Exercise directions:
All of the entries should be returned without a single change.

Dataset entries
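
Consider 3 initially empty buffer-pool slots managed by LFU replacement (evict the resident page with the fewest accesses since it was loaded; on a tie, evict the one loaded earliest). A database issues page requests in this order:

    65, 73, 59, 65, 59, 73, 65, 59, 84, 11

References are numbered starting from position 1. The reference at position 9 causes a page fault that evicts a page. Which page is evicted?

73

pos 1: 65 -> miss, frames [65]
pos 2: 73 -> miss, frames [65, 73]
pos 3: 59 -> miss, frames [65, 73, 59]
pos 4: 65 -> hit
pos 5: 59 -> hit
pos 6: 73 -> hit
pos 7: 65 -> hit
pos 8: 59 -> hit
pos 9: 84 -> miss, evict 73, frames [65, 59, 84]
At position 9, page 73 is evicted.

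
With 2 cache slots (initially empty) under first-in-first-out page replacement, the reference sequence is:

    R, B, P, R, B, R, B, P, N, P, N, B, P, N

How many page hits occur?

4

R -> miss, frames {R}
B -> miss, frames {R,B}
P -> miss, evict R, frames {B,P}
R -> miss, evict B, frames {P,R}
B -> miss, evict P, frames {R,B}
R -> hit
B -> hit
P -> miss, evict R, frames {B,P}
N -> miss, evict B, frames {P,N}
P -> hit
N -> hit
B -> miss, evict P, frames {N,B}
P -> miss, evict N, frames {B,P}
N -> miss, evict B, frames {P,N}
Hits: 4.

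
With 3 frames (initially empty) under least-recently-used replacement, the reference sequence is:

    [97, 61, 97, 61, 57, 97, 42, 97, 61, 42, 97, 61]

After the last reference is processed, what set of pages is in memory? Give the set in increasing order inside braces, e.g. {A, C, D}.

{42, 61, 97}

97: miss, frames {97}
61: miss, frames {97,61}
97: hit
61: hit
57: miss, frames {97,61,57}
97: hit
42: miss, evict 61, frames {57,97,42}
97: hit
61: miss, evict 57, frames {42,97,61}
42: hit
97: hit
61: hit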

The completed task:
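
Consider 3 initially empty buffer-pool slots managed by LFU replacement (evict the resident page with the fewest accesses since it was loaded; on a tie, evict the one loaded earliest). A database issues page requests in this order:

    65, 73, 59, 65, 59, 73, 65, 59, 84, 11

References are numbered starting from position 1. The reference at position 9 causes a page fault that evicts a page. Which page is evicted?

73

pos 1: 65 -> miss, frames [65]
pos 2: 73 -> miss, frames [65, 73]
pos 3: 59 -> miss, frames [65, 73, 59]
pos 4: 65 -> hit
pos 5: 59 -> hit
pos 6: 73 -> hit
pos 7: 65 -> hit
pos 8: 59 -> hit
pos 9: 84 -> miss, evict 73, frames [65, 59, 84]
At position 9, page 73 is evicted.

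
With 2 cache slots (initially empty) under first-in-first-out page replacement, the reference sequence is:

    R, B, P, R, B, R, B, P, N, P, N, B, P, N

How many page hits occur?

4

R -> miss, frames {R}
B -> miss, frames {R,B}
P -> miss, evict R, frames {B,P}
R -> miss, evict B, frames {P,R}
B -> miss, evict P, frames {R,B}
R -> hit
B -> hit
P -> miss, evict R, frames {B,P}
N -> miss, evict B, frames {P,N}
P -> hit
N -> hit
B -> miss, evict P, frames {N,B}
P -> miss, evict N, frames {B,P}
N -> miss, evict B, frames {P,N}
Hits: 4.

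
With 3 frames (initially empty) under least-recently-used replacement, the reference sequence is:

    [97, 61, 97, 61, 57, 97, 42, 97, 61, 42, 97, 61]

After the last reference is processed, what set of pages is in memory? Give the set in increasing order inside braces, e.g. {A, C, D}.

{42, 61, 97}

97: miss, frames {97}
61: miss, frames {97,61}
97: hit
61: hit
57: miss, frames {97,61,57}
97: hit
42: miss, evict 61, frames {57,97,42}
97: hit
61: miss, evict 57, frames {42,97,61}
42: hit
97: hit
61: hit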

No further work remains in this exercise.